YOUR INSTRUCTIONS: Starting at the line that contains "Determine the Legendre symbol (-4|79).", restate every line word for word through the end of the entries.

(Stored data entries)
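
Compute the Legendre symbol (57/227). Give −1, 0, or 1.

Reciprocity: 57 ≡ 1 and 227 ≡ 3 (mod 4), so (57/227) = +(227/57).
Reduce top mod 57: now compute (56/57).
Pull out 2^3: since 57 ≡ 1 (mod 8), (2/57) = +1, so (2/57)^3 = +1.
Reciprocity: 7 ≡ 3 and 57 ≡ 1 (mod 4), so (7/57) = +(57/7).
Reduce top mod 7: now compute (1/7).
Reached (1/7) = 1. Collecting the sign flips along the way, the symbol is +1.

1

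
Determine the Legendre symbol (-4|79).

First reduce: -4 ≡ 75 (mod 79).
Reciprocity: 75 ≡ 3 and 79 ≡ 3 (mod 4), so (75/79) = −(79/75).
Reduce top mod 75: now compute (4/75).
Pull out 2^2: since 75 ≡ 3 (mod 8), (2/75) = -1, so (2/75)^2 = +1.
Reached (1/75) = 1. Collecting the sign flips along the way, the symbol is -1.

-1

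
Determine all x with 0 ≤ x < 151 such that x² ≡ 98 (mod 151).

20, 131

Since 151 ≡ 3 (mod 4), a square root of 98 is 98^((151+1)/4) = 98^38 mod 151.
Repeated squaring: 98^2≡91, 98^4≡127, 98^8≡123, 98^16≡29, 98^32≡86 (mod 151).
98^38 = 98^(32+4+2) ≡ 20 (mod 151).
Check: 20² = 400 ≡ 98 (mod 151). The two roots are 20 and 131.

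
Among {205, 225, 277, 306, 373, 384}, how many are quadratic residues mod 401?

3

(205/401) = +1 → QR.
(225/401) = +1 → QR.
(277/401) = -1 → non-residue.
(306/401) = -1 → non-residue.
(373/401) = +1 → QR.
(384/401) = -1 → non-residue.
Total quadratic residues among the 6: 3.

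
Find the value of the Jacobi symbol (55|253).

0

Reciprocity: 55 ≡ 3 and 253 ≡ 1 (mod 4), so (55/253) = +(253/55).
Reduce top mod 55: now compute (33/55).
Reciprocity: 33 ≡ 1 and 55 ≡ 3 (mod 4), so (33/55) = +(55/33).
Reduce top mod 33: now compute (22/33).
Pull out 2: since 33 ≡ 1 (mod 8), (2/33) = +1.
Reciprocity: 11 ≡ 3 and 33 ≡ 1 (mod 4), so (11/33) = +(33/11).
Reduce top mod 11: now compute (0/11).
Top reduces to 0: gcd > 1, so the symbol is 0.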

ANSWER:
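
Determine the Legendre symbol (-4|79).

First reduce: -4 ≡ 75 (mod 79).
Reciprocity: 75 ≡ 3 and 79 ≡ 3 (mod 4), so (75/79) = −(79/75).
Reduce top mod 75: now compute (4/75).
Pull out 2^2: since 75 ≡ 3 (mod 8), (2/75) = -1, so (2/75)^2 = +1.
Reached (1/75) = 1. Collecting the sign flips along the way, the symbol is -1.

-1

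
Determine all x with 0 ≤ x < 151 such that x² ≡ 98 (mod 151).

20, 131

Since 151 ≡ 3 (mod 4), a square root of 98 is 98^((151+1)/4) = 98^38 mod 151.
Repeated squaring: 98^2≡91, 98^4≡127, 98^8≡123, 98^16≡29, 98^32≡86 (mod 151).
98^38 = 98^(32+4+2) ≡ 20 (mod 151).
Check: 20² = 400 ≡ 98 (mod 151). The two roots are 20 and 131.

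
Among {205, 225, 277, 306, 373, 384}, how many are quadratic residues mod 401?

3

(205/401) = +1 → QR.
(225/401) = +1 → QR.
(277/401) = -1 → non-residue.
(306/401) = -1 → non-residue.
(373/401) = +1 → QR.
(384/401) = -1 → non-residue.
Total quadratic residues among the 6: 3.

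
Find the value of the Jacobi symbol (55|253).

0

Reciprocity: 55 ≡ 3 and 253 ≡ 1 (mod 4), so (55/253) = +(253/55).
Reduce top mod 55: now compute (33/55).
Reciprocity: 33 ≡ 1 and 55 ≡ 3 (mod 4), so (33/55) = +(55/33).
Reduce top mod 33: now compute (22/33).
Pull out 2: since 33 ≡ 1 (mod 8), (2/33) = +1.
Reciprocity: 11 ≡ 3 and 33 ≡ 1 (mod 4), so (11/33) = +(33/11).
Reduce top mod 11: now compute (0/11).
Top reduces to 0: gcd > 1, so the symbol is 0.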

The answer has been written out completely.